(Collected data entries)
+ + + +

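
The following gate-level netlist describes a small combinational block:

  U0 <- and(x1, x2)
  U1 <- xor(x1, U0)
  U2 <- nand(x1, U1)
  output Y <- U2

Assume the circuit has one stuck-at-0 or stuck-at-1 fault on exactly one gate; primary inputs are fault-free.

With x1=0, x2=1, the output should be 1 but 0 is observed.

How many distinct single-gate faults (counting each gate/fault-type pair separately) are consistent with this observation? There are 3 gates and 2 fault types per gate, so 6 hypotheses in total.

Fault-free: U0=0, U1=0, U2=1 → 1. Observed 0.
  U0 stuck-at-0: output 1 ✗
  U0 stuck-at-1: output 1 ✗
  U1 stuck-at-0: output 1 ✗
  U1 stuck-at-1: output 1 ✗
  U2 stuck-at-0: output 0 ✓
  U2 stuck-at-1: output 1 ✗
Consistent faults: {U2 stuck-at-0} — 1 in all.

1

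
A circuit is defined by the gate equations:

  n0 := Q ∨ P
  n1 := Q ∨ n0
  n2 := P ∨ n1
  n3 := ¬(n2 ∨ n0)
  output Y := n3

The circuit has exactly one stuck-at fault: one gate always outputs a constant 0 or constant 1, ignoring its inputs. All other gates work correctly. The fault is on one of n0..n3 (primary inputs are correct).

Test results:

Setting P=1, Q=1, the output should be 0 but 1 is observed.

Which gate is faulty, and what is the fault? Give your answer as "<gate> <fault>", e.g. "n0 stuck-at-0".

n3 stuck-at-1

Fault-free values for test 1 (P=1, Q=1): n0=1, n1=1, n2=1, n3=0, giving Y=0. Observed 1.
Test 1: faults giving observed 1 are {n3 stuck-at-1}.
Only n3 stuck-at-1 is consistent with every test.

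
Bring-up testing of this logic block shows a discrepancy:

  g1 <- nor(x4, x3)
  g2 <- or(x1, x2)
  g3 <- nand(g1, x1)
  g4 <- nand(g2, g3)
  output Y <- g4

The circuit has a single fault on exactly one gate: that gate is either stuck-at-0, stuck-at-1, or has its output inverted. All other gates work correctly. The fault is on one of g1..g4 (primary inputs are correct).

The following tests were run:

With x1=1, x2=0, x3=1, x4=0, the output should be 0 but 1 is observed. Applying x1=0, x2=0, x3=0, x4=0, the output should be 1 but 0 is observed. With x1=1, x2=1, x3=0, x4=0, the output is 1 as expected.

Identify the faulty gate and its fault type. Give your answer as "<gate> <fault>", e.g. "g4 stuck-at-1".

Fault-free values for test 1 (x1=1, x2=0, x3=1, x4=0): g1=0, g2=1, g3=1, g4=0, giving Y=0. Observed 1.
Test 1: faults giving observed 1 are {g1 stuck-at-1, g1 inverted output, g2 stuck-at-0, g2 inverted output, g3 stuck-at-0, g3 inverted output, g4 stuck-at-1, g4 inverted output}.
Test 2 (x1=0, x2=0, x3=0, x4=0): fault-free g1=1, g2=0, g3=1, g4=1 → 1; observed 0. Eliminates g1 stuck-at-1, g1 inverted output, g2 stuck-at-0, g3 stuck-at-0, g3 inverted output, g4 stuck-at-1.
Test 3 (x1=1, x2=1, x3=0, x4=0): fault-free g1=1, g2=1, g3=0, g4=1 → 1; observed 1. Eliminates g4 inverted output.
Only g2 inverted output is consistent with every test.

g2 inverted output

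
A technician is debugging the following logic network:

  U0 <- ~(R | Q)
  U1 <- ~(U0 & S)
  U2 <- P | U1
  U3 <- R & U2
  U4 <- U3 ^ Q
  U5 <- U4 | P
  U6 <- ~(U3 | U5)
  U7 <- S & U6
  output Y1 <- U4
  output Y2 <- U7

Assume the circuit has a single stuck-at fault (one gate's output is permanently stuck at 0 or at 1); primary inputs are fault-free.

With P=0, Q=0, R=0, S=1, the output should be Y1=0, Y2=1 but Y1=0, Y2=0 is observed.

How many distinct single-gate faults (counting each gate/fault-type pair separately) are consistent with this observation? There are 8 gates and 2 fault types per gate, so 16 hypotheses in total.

Fault-free: U0=1, U1=0, U2=0, U3=0, U4=0, U5=0, U6=1, U7=1 → Y1=0, Y2=1. Observed Y1=0, Y2=0.
  U0: none of the 2 fault types match ✗
  U1: none of the 2 fault types match ✗
  U2: none of the 2 fault types match ✗
  U3: none of the 2 fault types match ✗
  U4: none of the 2 fault types match ✗
  U5: stuck-at-1 ✓; others ✗
  U6: stuck-at-0 ✓; others ✗
  U7: stuck-at-0 ✓; others ✗
Consistent faults: {U5 stuck-at-1, U6 stuck-at-0, U7 stuck-at-0} — 3 in all.

3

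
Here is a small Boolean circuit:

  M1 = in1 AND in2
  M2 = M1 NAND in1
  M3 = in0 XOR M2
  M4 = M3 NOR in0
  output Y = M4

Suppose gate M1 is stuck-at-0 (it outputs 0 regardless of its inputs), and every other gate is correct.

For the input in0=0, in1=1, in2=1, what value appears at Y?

0

Propagate with M1 forced: M1=0 [stuck-at-0], M2=1, M3=1, M4=0.
So Y = 0. (Without the fault it would be 1.)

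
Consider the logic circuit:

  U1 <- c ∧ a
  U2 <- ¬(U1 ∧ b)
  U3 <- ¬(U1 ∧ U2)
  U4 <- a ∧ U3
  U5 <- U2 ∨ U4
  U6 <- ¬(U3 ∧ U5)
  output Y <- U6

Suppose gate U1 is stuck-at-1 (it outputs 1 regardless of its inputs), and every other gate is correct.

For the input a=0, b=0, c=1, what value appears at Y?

Propagate with U1 forced: U1=1 [stuck-at-1], U2=1, U3=0, U4=0, U5=1, U6=1.
So Y = 1. (Without the fault it would be 0.)

1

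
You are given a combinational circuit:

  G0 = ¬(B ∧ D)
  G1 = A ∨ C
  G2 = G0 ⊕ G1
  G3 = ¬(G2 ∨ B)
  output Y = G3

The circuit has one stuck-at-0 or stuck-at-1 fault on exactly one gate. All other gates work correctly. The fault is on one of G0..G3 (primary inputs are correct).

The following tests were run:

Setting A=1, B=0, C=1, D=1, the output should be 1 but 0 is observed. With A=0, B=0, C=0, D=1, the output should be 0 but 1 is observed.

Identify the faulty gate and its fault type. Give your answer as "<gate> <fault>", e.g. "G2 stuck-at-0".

G0 stuck-at-0

Fault-free values for test 1 (A=1, B=0, C=1, D=1): G0=1, G1=1, G2=0, G3=1, giving Y=1. Observed 0.
Test 1: faults giving observed 0 are {G0 stuck-at-0, G1 stuck-at-0, G2 stuck-at-1, G3 stuck-at-0}.
Test 2 (A=0, B=0, C=0, D=1): fault-free G0=1, G1=0, G2=1, G3=0 → 0; observed 1. Eliminates G1 stuck-at-0, G2 stuck-at-1, G3 stuck-at-0.
Only G0 stuck-at-0 is consistent with every test.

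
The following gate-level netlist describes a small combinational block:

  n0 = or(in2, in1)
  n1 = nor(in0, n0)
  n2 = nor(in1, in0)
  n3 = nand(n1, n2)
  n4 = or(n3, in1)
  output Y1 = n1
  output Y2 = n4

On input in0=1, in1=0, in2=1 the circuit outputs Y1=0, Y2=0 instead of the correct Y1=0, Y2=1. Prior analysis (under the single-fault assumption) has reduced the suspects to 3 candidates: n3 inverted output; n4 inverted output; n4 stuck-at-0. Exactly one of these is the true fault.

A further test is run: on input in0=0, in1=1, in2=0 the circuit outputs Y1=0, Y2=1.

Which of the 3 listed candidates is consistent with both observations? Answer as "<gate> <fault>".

Evaluate each candidate on input in0=0, in1=1, in2=0:
  n3 inverted output: n0=1, n1=0, n2=0, n3=0 [inverted output], n4=1 → Y1=0, Y2=1 — matches
  n4 inverted output: n0=1, n1=0, n2=0, n3=1, n4=0 [inverted output] → Y1=0, Y2=0 — eliminated
  n4 stuck-at-0: n0=1, n1=0, n2=0, n3=1, n4=0 [stuck-at-0] → Y1=0, Y2=0 — eliminated
Only n3 inverted output reproduces the observed Y1=0, Y2=1.

n3 inverted output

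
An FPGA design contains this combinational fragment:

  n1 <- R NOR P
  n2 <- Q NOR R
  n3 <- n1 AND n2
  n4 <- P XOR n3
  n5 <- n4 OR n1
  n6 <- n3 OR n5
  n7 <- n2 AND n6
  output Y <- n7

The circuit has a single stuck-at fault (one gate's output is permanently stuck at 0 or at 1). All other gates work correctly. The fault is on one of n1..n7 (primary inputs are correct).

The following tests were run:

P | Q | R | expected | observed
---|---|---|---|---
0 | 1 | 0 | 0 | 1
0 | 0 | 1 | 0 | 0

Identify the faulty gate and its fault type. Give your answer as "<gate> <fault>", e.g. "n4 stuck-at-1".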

+ + + +

→ YOUR TASK:
Nothing but an exact copy of the lines from the start of the entries through the line containing "n1 := Q ∨ n0" belongs in the response.

→ YOUR SOLUTION:
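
The following gate-level netlist describes a small combinational block:

  U0 <- and(x1, x2)
  U1 <- xor(x1, U0)
  U2 <- nand(x1, U1)
  output Y <- U2

Assume the circuit has one stuck-at-0 or stuck-at-1 fault on exactly one gate; primary inputs are fault-free.

With x1=0, x2=1, the output should be 1 but 0 is observed.

How many distinct single-gate faults (counting each gate/fault-type pair separately) are consistent with this observation? There are 3 gates and 2 fault types per gate, so 6 hypotheses in total.

Fault-free: U0=0, U1=0, U2=1 → 1. Observed 0.
  U0 stuck-at-0: output 1 ✗
  U0 stuck-at-1: output 1 ✗
  U1 stuck-at-0: output 1 ✗
  U1 stuck-at-1: output 1 ✗
  U2 stuck-at-0: output 0 ✓
  U2 stuck-at-1: output 1 ✗
Consistent faults: {U2 stuck-at-0} — 1 in all.

1

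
A circuit is defined by the gate equations:

  n0 := Q ∨ P
  n1 := Q ∨ n0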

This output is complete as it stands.